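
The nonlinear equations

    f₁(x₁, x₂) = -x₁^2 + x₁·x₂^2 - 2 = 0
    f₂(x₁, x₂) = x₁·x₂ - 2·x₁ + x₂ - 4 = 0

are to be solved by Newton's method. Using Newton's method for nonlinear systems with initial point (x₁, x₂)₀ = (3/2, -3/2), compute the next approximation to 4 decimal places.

At (3/2, -3/2): F = (-0.8750, -10.7500).
Jacobian J = [[-2·x₁ + x₂^2, 2·x₁·x₂], [x₂ - 2, x₁ + 1]].
At the point, J = [[-0.7500, -4.5000], [-3.5000, 2.5000]] (det J = -17.6250).
Solving J·Δ = −F gives Δ = (-2.8688, 0.2837).
Then the next iterate is (x₁, x₂)₁ = (-1.3688, -1.2163).

(-1.3688, -1.2163)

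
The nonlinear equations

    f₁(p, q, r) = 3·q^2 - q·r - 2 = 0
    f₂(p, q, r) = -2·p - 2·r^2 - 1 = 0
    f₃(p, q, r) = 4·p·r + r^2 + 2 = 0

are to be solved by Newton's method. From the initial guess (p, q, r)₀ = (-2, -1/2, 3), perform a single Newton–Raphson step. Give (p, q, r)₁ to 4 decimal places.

(-1.1486, -0.5743, 1.6081)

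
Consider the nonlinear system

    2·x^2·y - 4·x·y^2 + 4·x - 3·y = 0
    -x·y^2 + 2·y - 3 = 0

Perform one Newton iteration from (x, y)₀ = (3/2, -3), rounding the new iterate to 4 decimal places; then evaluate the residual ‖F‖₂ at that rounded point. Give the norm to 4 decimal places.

12.1592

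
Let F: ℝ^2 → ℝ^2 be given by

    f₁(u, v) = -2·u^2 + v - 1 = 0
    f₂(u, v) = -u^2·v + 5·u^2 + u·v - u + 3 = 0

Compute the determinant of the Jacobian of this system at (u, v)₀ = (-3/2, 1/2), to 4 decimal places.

J = [[-4·u, 1], [-2·u·v + 10·u + v - 1, -u^2 + u]].
At the point, J = [[6.0000, 1.0000], [-14.0000, -3.7500]].
det J = -8.5000.

-8.5000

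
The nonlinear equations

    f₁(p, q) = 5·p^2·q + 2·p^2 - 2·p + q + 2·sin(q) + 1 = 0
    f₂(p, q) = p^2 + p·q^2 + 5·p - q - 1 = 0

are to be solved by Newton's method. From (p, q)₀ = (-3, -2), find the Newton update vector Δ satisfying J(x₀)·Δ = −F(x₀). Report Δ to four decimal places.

(-0.0293, 1.5534)

At (-3, -2): F = (-68.818595, -17.0000).
Jacobian J = [[10·p·q + 4·p - 2, 5·p^2 + 2·cos(q) + 1], [2·p + q^2 + 5, 2·p·q - 1]].
At the point, J = [[46.0000, 45.167706], [3.0000, 11.0000]] (det J = 370.496881).
Solving J·Δ = −F gives Δ = (-0.0293, 1.5534).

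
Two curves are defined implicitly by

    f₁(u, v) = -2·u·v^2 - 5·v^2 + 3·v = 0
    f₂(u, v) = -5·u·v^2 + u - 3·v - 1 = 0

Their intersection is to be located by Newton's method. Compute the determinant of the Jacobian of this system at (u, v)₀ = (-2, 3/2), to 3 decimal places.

J = [[-2·v^2, -4·u·v - 10·v + 3], [-5·v^2 + 1, -10·u·v - 3]].
At the point, J = [[-4.500, 0.000], [-10.250, 27.000]].
det J = -121.500.

-121.500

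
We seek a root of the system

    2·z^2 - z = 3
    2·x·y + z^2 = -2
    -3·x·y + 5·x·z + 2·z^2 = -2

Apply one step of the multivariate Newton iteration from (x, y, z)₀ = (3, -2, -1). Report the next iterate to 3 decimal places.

At (3, -2, -1): F = (0.000, -9.000, 7.000).
Jacobian J = [[0, 0, 4·z - 1], [2·y, 2·x, 2·z], [-3·y + 5·z, -3·x, 5·x + 4·z]].
At the point, J = [[0.000, 0.000, -5.000], [-4.000, 6.000, -2.000], [1.000, -9.000, 11.000]] (det J = -150.000).
Solving J·Δ = −F gives Δ = (-1.300, 0.633, 0.000).
Then the next iterate is (x, y, z)₁ = (1.700, -1.367, -1.000).

(1.700, -1.367, -1.000)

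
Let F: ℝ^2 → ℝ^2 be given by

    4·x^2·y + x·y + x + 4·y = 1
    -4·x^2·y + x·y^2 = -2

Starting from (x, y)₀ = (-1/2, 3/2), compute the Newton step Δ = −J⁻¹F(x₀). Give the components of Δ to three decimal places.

(-0.363, -1.449)

At (-1/2, 3/2): F = (5.250, -0.625).
Jacobian J = [[8·x·y + y + 1, 4·x^2 + x + 4], [-8·x·y + y^2, -4·x^2 + 2·x·y]].
At the point, J = [[-3.500, 4.500], [8.250, -2.500]] (det J = -28.375).
Solving J·Δ = −F gives Δ = (-0.363, -1.449).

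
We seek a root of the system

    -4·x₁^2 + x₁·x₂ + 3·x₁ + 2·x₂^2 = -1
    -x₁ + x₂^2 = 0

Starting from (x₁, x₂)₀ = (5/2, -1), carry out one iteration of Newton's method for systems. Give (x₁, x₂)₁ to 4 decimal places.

(1.5797, -1.2899)

At (5/2, -1): F = (-17.0000, -1.5000).
Jacobian J = [[-8·x₁ + x₂ + 3, x₁ + 4·x₂], [-1, 2·x₂]].
At the point, J = [[-18.0000, -1.5000], [-1.0000, -2.0000]] (det J = 34.5000).
Solving J·Δ = −F gives Δ = (-0.9203, -0.2899).
Then the next iterate is (x₁, x₂)₁ = (1.5797, -1.2899).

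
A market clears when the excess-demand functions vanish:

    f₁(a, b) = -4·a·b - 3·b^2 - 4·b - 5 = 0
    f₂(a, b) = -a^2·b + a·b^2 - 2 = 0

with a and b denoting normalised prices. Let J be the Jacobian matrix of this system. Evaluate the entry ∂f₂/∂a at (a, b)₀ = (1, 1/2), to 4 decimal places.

∂f₂/∂a = -2·a·b + b^2.
At (1, 1/2) this is -0.7500.

-0.7500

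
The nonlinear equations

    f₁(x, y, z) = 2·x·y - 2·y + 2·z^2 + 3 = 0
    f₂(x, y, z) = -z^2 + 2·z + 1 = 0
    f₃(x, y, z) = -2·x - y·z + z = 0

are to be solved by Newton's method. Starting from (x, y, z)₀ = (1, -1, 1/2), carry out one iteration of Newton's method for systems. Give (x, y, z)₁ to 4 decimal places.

(1.0000, -10.0000, -1.2500)

At (1, -1, 1/2): F = (3.5000, 1.7500, -1.0000).
Jacobian J = [[2·y, 2·x - 2, 4·z], [0, 0, -2·z + 2], [-2, -z, -y + 1]].
At the point, J = [[-2.0000, 0.0000, 2.0000], [0.0000, 0.0000, 1.0000], [-2.0000, -0.5000, 2.0000]] (det J = -1.0000).
Solving J·Δ = −F gives Δ = (0.0000, -9.0000, -1.7500).
Then the next iterate is (x, y, z)₁ = (1.0000, -10.0000, -1.2500).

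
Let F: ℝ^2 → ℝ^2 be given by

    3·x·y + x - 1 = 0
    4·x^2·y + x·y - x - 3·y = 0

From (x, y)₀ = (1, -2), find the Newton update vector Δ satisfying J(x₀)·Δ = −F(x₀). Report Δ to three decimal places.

At (1, -2): F = (-6.000, -5.000).
Jacobian J = [[3·y + 1, 3·x], [8·x·y + y - 1, 4·x^2 + x - 3]].
At the point, J = [[-5.000, 3.000], [-19.000, 2.000]] (det J = 47.000).
Solving J·Δ = −F gives Δ = (-0.064, 1.894).

(-0.064, 1.894)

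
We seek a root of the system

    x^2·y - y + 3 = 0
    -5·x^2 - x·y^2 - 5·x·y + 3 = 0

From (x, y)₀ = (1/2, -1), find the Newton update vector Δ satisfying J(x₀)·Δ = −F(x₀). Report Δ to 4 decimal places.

At (1/2, -1): F = (3.7500, 3.7500).
Jacobian J = [[2·x·y, x^2 - 1], [-10·x - y^2 - 5·y, -2·x·y - 5·x]].
At the point, J = [[-1.0000, -0.7500], [-1.0000, -1.5000]] (det J = 0.7500).
Solving J·Δ = −F gives Δ = (3.7500, 0.0000).

(3.7500, 0.0000)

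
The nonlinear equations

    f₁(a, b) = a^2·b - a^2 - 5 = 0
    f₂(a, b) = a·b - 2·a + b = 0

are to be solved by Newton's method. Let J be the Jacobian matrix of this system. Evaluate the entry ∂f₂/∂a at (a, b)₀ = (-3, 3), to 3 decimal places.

1.000

∂f₂/∂a = b - 2.
At (-3, 3) this is 1.000.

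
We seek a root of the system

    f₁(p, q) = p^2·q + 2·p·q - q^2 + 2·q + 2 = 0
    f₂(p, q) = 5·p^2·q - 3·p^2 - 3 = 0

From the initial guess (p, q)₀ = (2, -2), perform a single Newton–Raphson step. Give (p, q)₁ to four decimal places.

(1.3238, -1.0082)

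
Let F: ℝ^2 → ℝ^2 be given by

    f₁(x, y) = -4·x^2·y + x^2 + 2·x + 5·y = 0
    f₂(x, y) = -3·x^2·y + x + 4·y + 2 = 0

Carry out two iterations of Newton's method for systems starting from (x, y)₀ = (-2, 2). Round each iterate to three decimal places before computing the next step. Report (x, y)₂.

At (-2, 2): F = (-22.000, -16.000).
Jacobian J = [[-8·x·y + 2·x + 2, -4·x^2 + 5], [-6·x·y + 1, -3·x^2 + 4]].
At the point, J = [[30.000, -11.000], [25.000, -8.000]] (det J = 35.000).
Solving J·Δ = −F gives Δ = (0.000, -2.000).
Then the next iterate is (x, y)₁ = (-2.000, 0.000).
Round to (-2.000, 0.000) and repeat: F = (0.000, 0.000), J = [[-2.000, -11.000], [1.000, -8.000]].
Δ = (0.000, 0.000), so (x, y)₂ = (-2.000, 0.000).

(-2.000, 0.000)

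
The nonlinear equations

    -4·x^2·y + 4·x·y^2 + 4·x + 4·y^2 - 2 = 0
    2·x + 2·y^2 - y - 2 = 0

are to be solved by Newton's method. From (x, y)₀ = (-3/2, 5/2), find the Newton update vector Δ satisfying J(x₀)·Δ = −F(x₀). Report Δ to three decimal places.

At (-3/2, 5/2): F = (-43.000, 5.000).
Jacobian J = [[-8·x·y + 4·y^2 + 4, -4·x^2 + 8·x·y + 8·y], [2, 4·y - 1]].
At the point, J = [[59.000, -19.000], [2.000, 9.000]] (det J = 569.000).
Solving J·Δ = −F gives Δ = (0.513, -0.670).

(0.513, -0.670)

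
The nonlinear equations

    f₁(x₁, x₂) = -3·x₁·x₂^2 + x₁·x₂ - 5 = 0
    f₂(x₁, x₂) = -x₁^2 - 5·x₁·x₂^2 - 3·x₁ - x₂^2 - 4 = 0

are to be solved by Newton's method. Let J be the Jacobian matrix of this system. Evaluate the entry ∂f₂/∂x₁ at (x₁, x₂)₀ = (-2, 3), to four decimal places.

-44.0000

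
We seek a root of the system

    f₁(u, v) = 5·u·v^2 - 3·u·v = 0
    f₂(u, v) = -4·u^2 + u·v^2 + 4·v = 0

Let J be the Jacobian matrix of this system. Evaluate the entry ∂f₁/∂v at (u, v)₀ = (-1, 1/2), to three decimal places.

∂f₁/∂v = 10·u·v - 3·u.
At (-1, 1/2) this is -2.000.

-2.000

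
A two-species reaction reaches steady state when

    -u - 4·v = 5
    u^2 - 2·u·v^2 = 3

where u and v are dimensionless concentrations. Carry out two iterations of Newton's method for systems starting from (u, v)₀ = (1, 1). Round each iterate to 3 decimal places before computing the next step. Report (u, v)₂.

At (1, 1): F = (-10.000, -4.000).
Jacobian J = [[-1, -4], [2·u - 2·v^2, -4·u·v]].
At the point, J = [[-1.000, -4.000], [0.000, -4.000]] (det J = 4.000).
Solving J·Δ = −F gives Δ = (-6.000, -1.000).
Then the next iterate is (u, v)₁ = (-5.000, 0.000).
Round to (-5.000, 0.000) and repeat: F = (0.000, 22.000), J = [[-1.000, -4.000], [-10.000, 0.000]].
Δ = (2.200, -0.550), so (u, v)₂ = (-2.800, -0.550).

(-2.800, -0.550)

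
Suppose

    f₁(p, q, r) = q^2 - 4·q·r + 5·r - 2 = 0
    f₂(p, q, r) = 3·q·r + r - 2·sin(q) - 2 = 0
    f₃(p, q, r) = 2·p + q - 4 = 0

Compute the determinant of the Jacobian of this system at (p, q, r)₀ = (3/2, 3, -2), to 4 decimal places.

223.7198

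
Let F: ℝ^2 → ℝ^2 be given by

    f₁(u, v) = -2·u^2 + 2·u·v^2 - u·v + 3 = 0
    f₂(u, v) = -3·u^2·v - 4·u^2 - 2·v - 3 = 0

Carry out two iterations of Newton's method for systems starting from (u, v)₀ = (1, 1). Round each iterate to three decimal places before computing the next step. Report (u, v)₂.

(4.454, -6.798)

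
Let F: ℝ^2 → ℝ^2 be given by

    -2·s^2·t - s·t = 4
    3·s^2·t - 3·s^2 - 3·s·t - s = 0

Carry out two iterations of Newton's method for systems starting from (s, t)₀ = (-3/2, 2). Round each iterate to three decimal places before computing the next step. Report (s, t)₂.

At (-3/2, 2): F = (-10.000, 17.250).
Jacobian J = [[-4·s·t - t, -2·s^2 - s], [6·s·t - 6·s - 3·t - 1, 3·s^2 - 3·s]].
At the point, J = [[10.000, -3.000], [-16.000, 11.250]] (det J = 64.500).
Solving J·Δ = −F gives Δ = (0.942, -0.194).
Then the next iterate is (s, t)₁ = (-0.558, 1.806).
Round to (-0.558, 1.806) and repeat: F = (-4.11690, 4.33412), J = [[2.22499, -0.06473], [-9.11649, 2.60809]].
Δ = (2.006, 5.350), so (s, t)₂ = (1.448, 7.156).

(1.448, 7.156)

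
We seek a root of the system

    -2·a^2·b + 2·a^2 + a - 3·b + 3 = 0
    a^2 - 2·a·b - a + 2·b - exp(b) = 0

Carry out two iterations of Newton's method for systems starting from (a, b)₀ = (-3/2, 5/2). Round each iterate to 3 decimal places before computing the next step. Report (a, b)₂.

At (-3/2, 5/2): F = (-12.750, 4.06751).
Jacobian J = [[-4·a·b + 4·a + 1, -2·a^2 - 3], [2·a - 2·b - 1, -2·a - exp(b) + 2]].
At the point, J = [[10.000, -7.500], [-9.000, -7.18249]] (det J = -139.32494).
Solving J·Δ = −F gives Δ = (0.876, -0.532).
Then the next iterate is (a, b)₁ = (-0.624, 1.968).
Round to (-0.624, 1.968) and repeat: F = (-4.28183, 0.24909), J = [[3.41613, -3.77875], [-6.184, -3.90835]].
Δ = (0.481, -0.698), so (a, b)₂ = (-0.143, 1.270).

(-0.143, 1.270)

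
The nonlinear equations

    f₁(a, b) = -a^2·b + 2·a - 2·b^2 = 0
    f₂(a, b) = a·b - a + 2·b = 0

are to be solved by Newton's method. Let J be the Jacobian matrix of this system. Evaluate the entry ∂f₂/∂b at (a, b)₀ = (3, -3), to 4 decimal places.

5.0000

∂f₂/∂b = a + 2.
At (3, -3) this is 5.0000.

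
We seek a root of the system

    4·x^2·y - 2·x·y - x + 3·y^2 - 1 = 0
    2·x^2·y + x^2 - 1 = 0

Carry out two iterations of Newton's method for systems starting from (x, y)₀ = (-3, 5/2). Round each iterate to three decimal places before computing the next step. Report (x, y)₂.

(-1.506, 0.663)

At (-3, 5/2): F = (125.750, 53.000).
Jacobian J = [[8·x·y - 2·y - 1, 4·x^2 - 2·x + 6·y], [4·x·y + 2·x, 2·x^2]].
At the point, J = [[-66.000, 57.000], [-36.000, 18.000]] (det J = 864.000).
Solving J·Δ = −F gives Δ = (0.877, -1.191).
Then the next iterate is (x, y)₁ = (-2.123, 1.309).
Round to (-2.123, 1.309) and repeat: F = (35.42078, 15.30679), J = [[-25.85006, 30.12852], [-15.36203, 9.01426]].
Δ = (0.617, -0.646), so (x, y)₂ = (-1.506, 0.663).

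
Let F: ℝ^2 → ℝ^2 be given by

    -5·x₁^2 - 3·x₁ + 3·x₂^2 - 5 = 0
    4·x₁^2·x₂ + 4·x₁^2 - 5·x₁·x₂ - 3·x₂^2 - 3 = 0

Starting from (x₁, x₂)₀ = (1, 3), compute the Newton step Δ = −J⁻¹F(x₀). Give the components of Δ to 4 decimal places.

(4.3390, 2.3559)

At (1, 3): F = (14.0000, -29.0000).
Jacobian J = [[-10·x₁ - 3, 6·x₂], [8·x₁·x₂ + 8·x₁ - 5·x₂, 4·x₁^2 - 5·x₁ - 6·x₂]].
At the point, J = [[-13.0000, 18.0000], [17.0000, -19.0000]] (det J = -59.0000).
Solving J·Δ = −F gives Δ = (4.3390, 2.3559).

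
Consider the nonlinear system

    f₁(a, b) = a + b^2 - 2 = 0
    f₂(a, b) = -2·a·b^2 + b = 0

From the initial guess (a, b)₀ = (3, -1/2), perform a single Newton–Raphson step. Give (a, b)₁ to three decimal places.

At (3, -1/2): F = (1.250, -2.000).
Jacobian J = [[1, 2·b], [-2·b^2, -4·a·b + 1]].
At the point, J = [[1.000, -1.000], [-0.500, 7.000]] (det J = 6.500).
Solving J·Δ = −F gives Δ = (-1.038, 0.212).
Then the next iterate is (a, b)₁ = (1.962, -0.288).

(1.962, -0.288)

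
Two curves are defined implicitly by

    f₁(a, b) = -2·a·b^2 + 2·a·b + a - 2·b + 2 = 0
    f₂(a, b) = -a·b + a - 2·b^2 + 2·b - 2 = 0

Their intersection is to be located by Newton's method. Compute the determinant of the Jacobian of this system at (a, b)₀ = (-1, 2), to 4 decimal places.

J = [[-2·b^2 + 2·b + 1, -4·a·b + 2·a - 2], [-b + 1, -a - 4·b + 2]].
At the point, J = [[-3.0000, 4.0000], [-1.0000, -5.0000]].
det J = 19.0000.

19.0000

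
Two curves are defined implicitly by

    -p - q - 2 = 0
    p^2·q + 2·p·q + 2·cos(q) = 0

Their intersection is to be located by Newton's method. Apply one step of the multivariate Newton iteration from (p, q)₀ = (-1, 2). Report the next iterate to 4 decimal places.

(-2.9951, 0.9951)

At (-1, 2): F = (-3.0000, -2.832294).
Jacobian J = [[-1, -1], [2·p·q + 2·q, p^2 + 2·p - 2·sin(q)]].
At the point, J = [[-1.0000, -1.0000], [0.0000, -2.818595]] (det J = 2.818595).
Solving J·Δ = −F gives Δ = (-1.9951, -1.0049).
Then the next iterate is (p, q)₁ = (-2.9951, 0.9951).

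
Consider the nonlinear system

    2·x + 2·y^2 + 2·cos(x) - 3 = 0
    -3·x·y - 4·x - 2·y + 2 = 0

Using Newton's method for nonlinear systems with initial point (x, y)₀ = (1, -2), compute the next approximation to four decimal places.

At (1, -2): F = (8.080605, 8.0000).
Jacobian J = [[-2·sin(x) + 2, 4·y], [-3·y - 4, -3·x - 2]].
At the point, J = [[0.317058, -8.0000], [2.0000, -5.0000]] (det J = 14.414710).
Solving J·Δ = −F gives Δ = (-1.6370, 0.9452).
Then the next iterate is (x, y)₁ = (-0.6370, -1.0548).

(-0.6370, -1.0548)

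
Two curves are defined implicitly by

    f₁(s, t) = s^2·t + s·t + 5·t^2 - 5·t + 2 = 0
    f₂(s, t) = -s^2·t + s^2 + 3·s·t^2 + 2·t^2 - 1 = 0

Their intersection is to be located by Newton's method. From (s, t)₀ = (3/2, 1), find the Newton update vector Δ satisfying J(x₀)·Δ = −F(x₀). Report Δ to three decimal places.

(-0.817, -0.284)

At (3/2, 1): F = (5.750, 5.500).
Jacobian J = [[2·s·t + t, s^2 + s + 10·t - 5], [-2·s·t + 2·s + 3·t^2, -s^2 + 6·s·t + 4·t]].
At the point, J = [[4.000, 8.750], [3.000, 10.750]] (det J = 16.750).
Solving J·Δ = −F gives Δ = (-0.817, -0.284).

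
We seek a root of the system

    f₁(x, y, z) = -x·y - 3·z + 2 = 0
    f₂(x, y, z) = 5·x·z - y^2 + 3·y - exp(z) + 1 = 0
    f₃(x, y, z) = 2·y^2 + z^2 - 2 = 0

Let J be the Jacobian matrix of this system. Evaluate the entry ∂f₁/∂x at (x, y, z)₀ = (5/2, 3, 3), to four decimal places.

-3.0000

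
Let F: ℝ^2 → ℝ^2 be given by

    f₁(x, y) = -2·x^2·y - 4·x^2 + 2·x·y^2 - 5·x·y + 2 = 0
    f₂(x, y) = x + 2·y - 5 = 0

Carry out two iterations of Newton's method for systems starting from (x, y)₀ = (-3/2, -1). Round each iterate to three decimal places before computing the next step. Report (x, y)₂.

(-2.593, 3.797)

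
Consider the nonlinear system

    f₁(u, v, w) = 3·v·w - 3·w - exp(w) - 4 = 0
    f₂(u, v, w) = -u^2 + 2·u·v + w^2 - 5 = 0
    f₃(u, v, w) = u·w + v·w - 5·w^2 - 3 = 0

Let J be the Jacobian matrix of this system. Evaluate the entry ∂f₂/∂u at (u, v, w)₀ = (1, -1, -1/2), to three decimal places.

∂f₂/∂u = -2·u + 2·v.
At (1, -1, -1/2) this is -4.000.

-4.000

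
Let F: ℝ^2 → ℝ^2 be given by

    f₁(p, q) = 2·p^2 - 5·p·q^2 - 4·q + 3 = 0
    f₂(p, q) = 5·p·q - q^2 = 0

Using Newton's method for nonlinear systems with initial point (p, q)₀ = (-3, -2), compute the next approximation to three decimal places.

At (-3, -2): F = (89.000, 26.000).
Jacobian J = [[4·p - 5·q^2, -10·p·q - 4], [5·q, 5·p - 2·q]].
At the point, J = [[-32.000, -64.000], [-10.000, -11.000]] (det J = -288.000).
Solving J·Δ = −F gives Δ = (2.378, 0.201).
Then the next iterate is (p, q)₁ = (-0.622, -1.799).

(-0.622, -1.799)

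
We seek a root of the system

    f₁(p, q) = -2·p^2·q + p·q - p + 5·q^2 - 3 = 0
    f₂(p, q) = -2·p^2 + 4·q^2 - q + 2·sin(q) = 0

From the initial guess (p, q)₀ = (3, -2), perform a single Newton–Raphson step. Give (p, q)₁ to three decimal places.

(1.932, -1.383)

At (3, -2): F = (44.000, -1.81859).
Jacobian J = [[-4·p·q + q - 1, -2·p^2 + p + 10·q], [-4·p, 8·q + 2·cos(q) - 1]].
At the point, J = [[21.000, -35.000], [-12.000, -17.83229]] (det J = -794.47817).
Solving J·Δ = −F gives Δ = (-1.068, 0.617).
Then the next iterate is (p, q)₁ = (1.932, -1.383).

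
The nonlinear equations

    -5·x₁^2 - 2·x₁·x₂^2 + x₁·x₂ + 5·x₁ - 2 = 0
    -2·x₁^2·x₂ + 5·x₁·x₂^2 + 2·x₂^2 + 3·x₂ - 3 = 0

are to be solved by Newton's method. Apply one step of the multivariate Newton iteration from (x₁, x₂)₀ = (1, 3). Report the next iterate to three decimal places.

(0.924, 1.594)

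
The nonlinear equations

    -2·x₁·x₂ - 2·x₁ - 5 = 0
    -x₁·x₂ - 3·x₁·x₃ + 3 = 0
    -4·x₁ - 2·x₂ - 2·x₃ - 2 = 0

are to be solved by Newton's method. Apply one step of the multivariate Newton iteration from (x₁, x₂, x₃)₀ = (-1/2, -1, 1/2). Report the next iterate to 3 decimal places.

At (-1/2, -1, 1/2): F = (-5.000, 3.250, 1.000).
Jacobian J = [[-2·x₂ - 2, -2·x₁, 0], [-x₂ - 3·x₃, -x₁, -3·x₁], [-4, -2, -2]].
At the point, J = [[0.000, 1.000, 0.000], [-0.500, 0.500, 1.500], [-4.000, -2.000, -2.000]] (det J = -7.000).
Solving J·Δ = −F gives Δ = (-0.286, 5.000, -3.929).
Then the next iterate is (x₁, x₂, x₃)₁ = (-0.786, 4.000, -3.429).

(-0.786, 4.000, -3.429)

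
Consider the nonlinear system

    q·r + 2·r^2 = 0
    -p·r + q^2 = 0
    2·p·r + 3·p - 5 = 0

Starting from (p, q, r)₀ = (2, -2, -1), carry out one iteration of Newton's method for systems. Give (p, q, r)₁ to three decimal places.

(3.444, -0.333, -0.611)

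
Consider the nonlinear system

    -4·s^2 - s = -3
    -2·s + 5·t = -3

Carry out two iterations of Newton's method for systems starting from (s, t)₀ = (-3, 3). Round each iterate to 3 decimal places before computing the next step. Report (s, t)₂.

(-1.154, -1.062)

At (-3, 3): F = (-30.000, 24.000).
Jacobian J = [[-8·s - 1, 0], [-2, 5]].
At the point, J = [[23.000, 0.000], [-2.000, 5.000]] (det J = 115.000).
Solving J·Δ = −F gives Δ = (1.304, -4.278).
Then the next iterate is (s, t)₁ = (-1.696, -1.278).
Round to (-1.696, -1.278) and repeat: F = (-6.80966, 0.002), J = [[12.568, 0.000], [-2.000, 5.000]].
Δ = (0.542, 0.216), so (s, t)₂ = (-1.154, -1.062).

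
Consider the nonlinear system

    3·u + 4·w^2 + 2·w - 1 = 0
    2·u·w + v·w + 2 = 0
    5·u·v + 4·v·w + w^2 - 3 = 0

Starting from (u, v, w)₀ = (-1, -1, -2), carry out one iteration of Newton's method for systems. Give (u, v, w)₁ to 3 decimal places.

At (-1, -1, -2): F = (8.000, 8.000, 14.000).
Jacobian J = [[3, 0, 8·w + 2], [2·w, w, 2·u + v], [5·v, 5·u + 4·w, 4·v + 2·w]].
At the point, J = [[3.000, 0.000, -14.000], [-4.000, -2.000, -3.000], [-5.000, -13.000, -8.000]] (det J = -657.000).
Solving J·Δ = −F gives Δ = (1.339, 0.033, 0.858).
Then the next iterate is (u, v, w)₁ = (0.339, -0.967, -1.142).

(0.339, -0.967, -1.142)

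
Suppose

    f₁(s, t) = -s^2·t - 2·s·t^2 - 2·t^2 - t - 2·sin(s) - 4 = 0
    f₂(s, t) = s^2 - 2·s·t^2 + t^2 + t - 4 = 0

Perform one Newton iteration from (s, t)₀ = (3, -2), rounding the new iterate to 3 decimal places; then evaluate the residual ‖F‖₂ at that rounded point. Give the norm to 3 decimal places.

6.449

At (3, -2): F = (-16.28224, -17.000).
Jacobian J = [[-2·s·t - 2·t^2 - 2·cos(s), -s^2 - 4·s·t - 4·t - 1], [2·s - 2·t^2, -4·s·t + 2·t + 1]].
At the point, J = [[5.97998, 22.000], [-2.000, 21.000]] (det J = 169.57968).
Solving J·Δ = −F gives Δ = (-0.189, 0.792).
Then the next iterate is (s, t)₁ = (2.811, -1.208).
Re-evaluating at (2.811, -1.208): F = (-5.01844, -4.05100), so ‖F‖₂ = 6.449.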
------------------------------------------------
> _Required work_
Among the entries above, the line containing "approximation to four decimal places.", the line containing "f₂(p, q) = 5·p·q - q^2 = 0", and all lines between them are to be restated word for word; nothing else belongs in the reply.

> _Exercise answer_
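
Using Newton's method for nonlinear systems with initial point (x, y)₀ = (1, -2), compute the next approximation to four decimal places.

At (1, -2): F = (8.080605, 8.0000).
Jacobian J = [[-2·sin(x) + 2, 4·y], [-3·y - 4, -3·x - 2]].
At the point, J = [[0.317058, -8.0000], [2.0000, -5.0000]] (det J = 14.414710).
Solving J·Δ = −F gives Δ = (-1.6370, 0.9452).
Then the next iterate is (x, y)₁ = (-0.6370, -1.0548).

(-0.6370, -1.0548)

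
Two curves are defined implicitly by

    f₁(s, t) = s^2·t + s·t + 5·t^2 - 5·t + 2 = 0
    f₂(s, t) = -s^2·t + s^2 + 3·s·t^2 + 2·t^2 - 1 = 0

Their intersection is to be located by Newton's method. From (s, t)₀ = (3/2, 1), find the Newton update vector Δ satisfying J(x₀)·Δ = −F(x₀). Report Δ to three decimal places.

(-0.817, -0.284)

At (3/2, 1): F = (5.750, 5.500).
Jacobian J = [[2·s·t + t, s^2 + s + 10·t - 5], [-2·s·t + 2·s + 3·t^2, -s^2 + 6·s·t + 4·t]].
At the point, J = [[4.000, 8.750], [3.000, 10.750]] (det J = 16.750).
Solving J·Δ = −F gives Δ = (-0.817, -0.284).

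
We seek a root of the system

    f₁(x, y, z) = -x·y - 3·z + 2 = 0
    f₂(x, y, z) = 5·x·z - y^2 + 3·y - exp(z) + 1 = 0
    f₃(x, y, z) = 2·y^2 + z^2 - 2 = 0

Let J be the Jacobian matrix of this system. Evaluate the entry ∂f₁/∂x at (x, y, z)₀ = (5/2, 3, 3), to four decimal places.

-3.0000

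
Let F: ℝ^2 → ℝ^2 be given by

    f₁(x, y) = -2·x^2·y - 4·x^2 + 2·x·y^2 - 5·x·y + 2 = 0
    f₂(x, y) = x + 2·y - 5 = 0

Carry out two iterations of Newton's method for systems starting from (x, y)₀ = (-3/2, -1). Round each iterate to three decimal places before computing the next step. Report (x, y)₂.

(-2.593, 3.797)

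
Consider the nonlinear system

    f₁(u, v, w) = 3·v·w - 3·w - exp(w) - 4 = 0
    f₂(u, v, w) = -u^2 + 2·u·v + w^2 - 5 = 0
    f₃(u, v, w) = u·w + v·w - 5·w^2 - 3 = 0

Let J be the Jacobian matrix of this system. Evaluate the entry ∂f₂/∂u at (u, v, w)₀ = (1, -1, -1/2), to three decimal places.

∂f₂/∂u = -2·u + 2·v.
At (1, -1, -1/2) this is -4.000.

-4.000

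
Let F: ℝ^2 → ℝ^2 be given by

    f₁(p, q) = 2·p^2 - 5·p·q^2 - 4·q + 3 = 0
    f₂(p, q) = 5·p·q - q^2 = 0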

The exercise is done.